*WHAT TO DO*: Copy each of the records exactly.

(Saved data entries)
•••••
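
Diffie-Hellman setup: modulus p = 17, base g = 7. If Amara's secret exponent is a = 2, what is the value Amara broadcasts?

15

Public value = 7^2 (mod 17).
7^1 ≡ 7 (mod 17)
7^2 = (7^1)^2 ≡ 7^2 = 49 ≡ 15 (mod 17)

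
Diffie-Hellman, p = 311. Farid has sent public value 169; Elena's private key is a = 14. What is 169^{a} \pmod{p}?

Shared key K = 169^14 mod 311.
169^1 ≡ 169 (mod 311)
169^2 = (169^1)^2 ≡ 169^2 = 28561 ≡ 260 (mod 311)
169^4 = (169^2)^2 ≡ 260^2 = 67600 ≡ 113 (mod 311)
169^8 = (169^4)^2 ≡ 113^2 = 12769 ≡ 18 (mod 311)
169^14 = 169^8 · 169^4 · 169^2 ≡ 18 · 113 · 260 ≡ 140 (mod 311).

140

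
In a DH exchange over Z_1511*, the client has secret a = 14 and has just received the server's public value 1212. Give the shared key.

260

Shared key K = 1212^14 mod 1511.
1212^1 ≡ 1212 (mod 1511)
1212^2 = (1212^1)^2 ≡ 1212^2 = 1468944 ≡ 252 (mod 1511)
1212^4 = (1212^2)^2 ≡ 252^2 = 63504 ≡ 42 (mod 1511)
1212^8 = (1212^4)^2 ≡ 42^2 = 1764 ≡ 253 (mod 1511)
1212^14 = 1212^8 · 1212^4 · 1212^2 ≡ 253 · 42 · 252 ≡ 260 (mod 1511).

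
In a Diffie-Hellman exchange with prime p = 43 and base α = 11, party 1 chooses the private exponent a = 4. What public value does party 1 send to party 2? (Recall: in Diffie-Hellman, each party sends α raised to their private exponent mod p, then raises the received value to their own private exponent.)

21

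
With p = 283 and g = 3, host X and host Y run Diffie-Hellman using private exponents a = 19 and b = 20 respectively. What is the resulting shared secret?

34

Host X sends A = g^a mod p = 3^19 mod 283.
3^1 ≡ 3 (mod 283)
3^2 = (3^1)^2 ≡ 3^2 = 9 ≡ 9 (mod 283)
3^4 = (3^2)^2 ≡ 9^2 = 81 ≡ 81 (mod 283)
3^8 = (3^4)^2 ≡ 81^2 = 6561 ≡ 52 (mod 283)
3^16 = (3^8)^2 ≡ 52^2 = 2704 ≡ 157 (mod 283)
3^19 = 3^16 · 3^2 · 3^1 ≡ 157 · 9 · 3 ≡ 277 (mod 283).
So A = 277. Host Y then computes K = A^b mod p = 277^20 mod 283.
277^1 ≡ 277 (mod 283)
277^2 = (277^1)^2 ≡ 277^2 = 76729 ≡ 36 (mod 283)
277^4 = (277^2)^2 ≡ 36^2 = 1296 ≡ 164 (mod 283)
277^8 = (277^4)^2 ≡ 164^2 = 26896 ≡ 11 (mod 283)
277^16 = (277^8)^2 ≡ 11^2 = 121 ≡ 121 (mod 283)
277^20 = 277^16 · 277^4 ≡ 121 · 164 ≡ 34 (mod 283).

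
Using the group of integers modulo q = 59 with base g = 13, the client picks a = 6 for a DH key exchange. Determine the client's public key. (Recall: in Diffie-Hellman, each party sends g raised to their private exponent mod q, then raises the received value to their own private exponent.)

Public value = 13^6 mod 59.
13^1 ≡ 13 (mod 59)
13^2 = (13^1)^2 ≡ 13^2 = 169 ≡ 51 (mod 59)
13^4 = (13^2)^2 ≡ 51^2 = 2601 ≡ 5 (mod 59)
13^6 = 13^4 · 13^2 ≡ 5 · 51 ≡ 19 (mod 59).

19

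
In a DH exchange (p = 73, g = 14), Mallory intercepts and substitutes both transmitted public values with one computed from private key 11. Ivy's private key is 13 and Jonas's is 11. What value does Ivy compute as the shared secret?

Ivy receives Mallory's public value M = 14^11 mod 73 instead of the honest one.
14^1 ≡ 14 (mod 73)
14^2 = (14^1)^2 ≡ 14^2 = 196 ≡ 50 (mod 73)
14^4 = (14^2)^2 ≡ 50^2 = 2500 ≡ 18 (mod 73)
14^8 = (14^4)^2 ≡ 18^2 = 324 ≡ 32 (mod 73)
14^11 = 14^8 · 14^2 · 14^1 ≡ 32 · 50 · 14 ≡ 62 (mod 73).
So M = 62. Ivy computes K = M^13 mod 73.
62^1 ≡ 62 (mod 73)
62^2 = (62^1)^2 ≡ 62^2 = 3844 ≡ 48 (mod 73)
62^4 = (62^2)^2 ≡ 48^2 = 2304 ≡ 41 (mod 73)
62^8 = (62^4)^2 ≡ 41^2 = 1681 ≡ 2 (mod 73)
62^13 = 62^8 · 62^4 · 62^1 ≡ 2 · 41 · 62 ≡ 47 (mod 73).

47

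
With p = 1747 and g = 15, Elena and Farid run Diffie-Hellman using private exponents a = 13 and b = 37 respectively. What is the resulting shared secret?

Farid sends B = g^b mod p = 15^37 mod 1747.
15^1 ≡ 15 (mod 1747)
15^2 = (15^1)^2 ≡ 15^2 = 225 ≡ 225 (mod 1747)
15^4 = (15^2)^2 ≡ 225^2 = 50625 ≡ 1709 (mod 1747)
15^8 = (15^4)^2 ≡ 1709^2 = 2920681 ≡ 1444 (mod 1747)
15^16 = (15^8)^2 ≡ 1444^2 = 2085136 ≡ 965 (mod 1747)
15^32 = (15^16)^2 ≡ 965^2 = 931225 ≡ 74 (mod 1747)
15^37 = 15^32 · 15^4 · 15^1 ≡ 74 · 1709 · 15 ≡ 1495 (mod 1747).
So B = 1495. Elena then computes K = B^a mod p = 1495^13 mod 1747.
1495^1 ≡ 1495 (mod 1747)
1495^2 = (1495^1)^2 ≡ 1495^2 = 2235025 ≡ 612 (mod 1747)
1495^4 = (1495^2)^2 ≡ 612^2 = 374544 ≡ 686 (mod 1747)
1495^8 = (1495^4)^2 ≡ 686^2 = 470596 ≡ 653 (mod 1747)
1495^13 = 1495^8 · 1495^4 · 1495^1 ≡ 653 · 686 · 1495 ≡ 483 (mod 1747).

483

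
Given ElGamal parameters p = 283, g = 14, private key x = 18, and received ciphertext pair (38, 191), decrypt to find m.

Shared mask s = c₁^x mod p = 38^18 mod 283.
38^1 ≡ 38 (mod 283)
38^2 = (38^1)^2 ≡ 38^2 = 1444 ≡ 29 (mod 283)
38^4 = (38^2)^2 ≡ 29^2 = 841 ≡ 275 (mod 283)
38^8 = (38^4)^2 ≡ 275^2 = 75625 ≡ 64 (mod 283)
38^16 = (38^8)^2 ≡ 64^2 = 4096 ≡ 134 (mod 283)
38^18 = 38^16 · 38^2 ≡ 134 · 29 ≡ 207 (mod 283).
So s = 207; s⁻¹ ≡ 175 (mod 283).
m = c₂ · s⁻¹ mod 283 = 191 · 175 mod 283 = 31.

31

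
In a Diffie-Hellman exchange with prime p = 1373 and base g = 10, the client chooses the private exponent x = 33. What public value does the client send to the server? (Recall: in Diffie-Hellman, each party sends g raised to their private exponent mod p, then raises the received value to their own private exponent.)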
•••••
*RESPONSE AREA*:
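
Diffie-Hellman setup: modulus p = 17, base g = 7. If Amara's secret exponent is a = 2, what is the value Amara broadcasts?

15

Public value = 7^2 (mod 17).
7^1 ≡ 7 (mod 17)
7^2 = (7^1)^2 ≡ 7^2 = 49 ≡ 15 (mod 17)

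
Diffie-Hellman, p = 311. Farid has sent public value 169; Elena's private key is a = 14. What is 169^{a} \pmod{p}?

Shared key K = 169^14 mod 311.
169^1 ≡ 169 (mod 311)
169^2 = (169^1)^2 ≡ 169^2 = 28561 ≡ 260 (mod 311)
169^4 = (169^2)^2 ≡ 260^2 = 67600 ≡ 113 (mod 311)
169^8 = (169^4)^2 ≡ 113^2 = 12769 ≡ 18 (mod 311)
169^14 = 169^8 · 169^4 · 169^2 ≡ 18 · 113 · 260 ≡ 140 (mod 311).

140

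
In a DH exchange over Z_1511*, the client has secret a = 14 and has just received the server's public value 1212. Give the shared key.

260

Shared key K = 1212^14 mod 1511.
1212^1 ≡ 1212 (mod 1511)
1212^2 = (1212^1)^2 ≡ 1212^2 = 1468944 ≡ 252 (mod 1511)
1212^4 = (1212^2)^2 ≡ 252^2 = 63504 ≡ 42 (mod 1511)
1212^8 = (1212^4)^2 ≡ 42^2 = 1764 ≡ 253 (mod 1511)
1212^14 = 1212^8 · 1212^4 · 1212^2 ≡ 253 · 42 · 252 ≡ 260 (mod 1511).

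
In a Diffie-Hellman exchange with prime p = 43 and base α = 11, party 1 chooses the private exponent a = 4. What public value does party 1 send to party 2? (Recall: in Diffie-Hellman, each party sends α raised to their private exponent mod p, then raises the received value to their own private exponent.)

21

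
With p = 283 and g = 3, host X and host Y run Diffie-Hellman using private exponents a = 19 and b = 20 respectively. What is the resulting shared secret?

34

Host X sends A = g^a mod p = 3^19 mod 283.
3^1 ≡ 3 (mod 283)
3^2 = (3^1)^2 ≡ 3^2 = 9 ≡ 9 (mod 283)
3^4 = (3^2)^2 ≡ 9^2 = 81 ≡ 81 (mod 283)
3^8 = (3^4)^2 ≡ 81^2 = 6561 ≡ 52 (mod 283)
3^16 = (3^8)^2 ≡ 52^2 = 2704 ≡ 157 (mod 283)
3^19 = 3^16 · 3^2 · 3^1 ≡ 157 · 9 · 3 ≡ 277 (mod 283).
So A = 277. Host Y then computes K = A^b mod p = 277^20 mod 283.
277^1 ≡ 277 (mod 283)
277^2 = (277^1)^2 ≡ 277^2 = 76729 ≡ 36 (mod 283)
277^4 = (277^2)^2 ≡ 36^2 = 1296 ≡ 164 (mod 283)
277^8 = (277^4)^2 ≡ 164^2 = 26896 ≡ 11 (mod 283)
277^16 = (277^8)^2 ≡ 11^2 = 121 ≡ 121 (mod 283)
277^20 = 277^16 · 277^4 ≡ 121 · 164 ≡ 34 (mod 283).

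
Using the group of integers modulo q = 59 with base g = 13, the client picks a = 6 for a DH key exchange. Determine the client's public key. (Recall: in Diffie-Hellman, each party sends g raised to their private exponent mod q, then raises the received value to their own private exponent.)

Public value = 13^6 mod 59.
13^1 ≡ 13 (mod 59)
13^2 = (13^1)^2 ≡ 13^2 = 169 ≡ 51 (mod 59)
13^4 = (13^2)^2 ≡ 51^2 = 2601 ≡ 5 (mod 59)
13^6 = 13^4 · 13^2 ≡ 5 · 51 ≡ 19 (mod 59).

19

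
In a DH exchange (p = 73, g = 14), Mallory intercepts and substitutes both transmitted public values with one computed from private key 11. Ivy's private key is 13 and Jonas's is 11. What value does Ivy compute as the shared secret?

Ivy receives Mallory's public value M = 14^11 mod 73 instead of the honest one.
14^1 ≡ 14 (mod 73)
14^2 = (14^1)^2 ≡ 14^2 = 196 ≡ 50 (mod 73)
14^4 = (14^2)^2 ≡ 50^2 = 2500 ≡ 18 (mod 73)
14^8 = (14^4)^2 ≡ 18^2 = 324 ≡ 32 (mod 73)
14^11 = 14^8 · 14^2 · 14^1 ≡ 32 · 50 · 14 ≡ 62 (mod 73).
So M = 62. Ivy computes K = M^13 mod 73.
62^1 ≡ 62 (mod 73)
62^2 = (62^1)^2 ≡ 62^2 = 3844 ≡ 48 (mod 73)
62^4 = (62^2)^2 ≡ 48^2 = 2304 ≡ 41 (mod 73)
62^8 = (62^4)^2 ≡ 41^2 = 1681 ≡ 2 (mod 73)
62^13 = 62^8 · 62^4 · 62^1 ≡ 2 · 41 · 62 ≡ 47 (mod 73).

47

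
With p = 1747 and g = 15, Elena and Farid run Diffie-Hellman using private exponents a = 13 and b = 37 respectively. What is the resulting shared secret?

Farid sends B = g^b mod p = 15^37 mod 1747.
15^1 ≡ 15 (mod 1747)
15^2 = (15^1)^2 ≡ 15^2 = 225 ≡ 225 (mod 1747)
15^4 = (15^2)^2 ≡ 225^2 = 50625 ≡ 1709 (mod 1747)
15^8 = (15^4)^2 ≡ 1709^2 = 2920681 ≡ 1444 (mod 1747)
15^16 = (15^8)^2 ≡ 1444^2 = 2085136 ≡ 965 (mod 1747)
15^32 = (15^16)^2 ≡ 965^2 = 931225 ≡ 74 (mod 1747)
15^37 = 15^32 · 15^4 · 15^1 ≡ 74 · 1709 · 15 ≡ 1495 (mod 1747).
So B = 1495. Elena then computes K = B^a mod p = 1495^13 mod 1747.
1495^1 ≡ 1495 (mod 1747)
1495^2 = (1495^1)^2 ≡ 1495^2 = 2235025 ≡ 612 (mod 1747)
1495^4 = (1495^2)^2 ≡ 612^2 = 374544 ≡ 686 (mod 1747)
1495^8 = (1495^4)^2 ≡ 686^2 = 470596 ≡ 653 (mod 1747)
1495^13 = 1495^8 · 1495^4 · 1495^1 ≡ 653 · 686 · 1495 ≡ 483 (mod 1747).

483

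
Given ElGamal parameters p = 283, g = 14, private key x = 18, and received ciphertext pair (38, 191), decrypt to find m.

Shared mask s = c₁^x mod p = 38^18 mod 283.
38^1 ≡ 38 (mod 283)
38^2 = (38^1)^2 ≡ 38^2 = 1444 ≡ 29 (mod 283)
38^4 = (38^2)^2 ≡ 29^2 = 841 ≡ 275 (mod 283)
38^8 = (38^4)^2 ≡ 275^2 = 75625 ≡ 64 (mod 283)
38^16 = (38^8)^2 ≡ 64^2 = 4096 ≡ 134 (mod 283)
38^18 = 38^16 · 38^2 ≡ 134 · 29 ≡ 207 (mod 283).
So s = 207; s⁻¹ ≡ 175 (mod 283).
m = c₂ · s⁻¹ mod 283 = 191 · 175 mod 283 = 31.

31

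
In a Diffie-Hellman exchange with prime p = 1373 and base g = 10, the client chooses the private exponent x = 33. What public value does the client send to the server? (Recall: in Diffie-Hellman, each party sends g raised to their private exponent mod p, then raises the received value to their own private exponent.)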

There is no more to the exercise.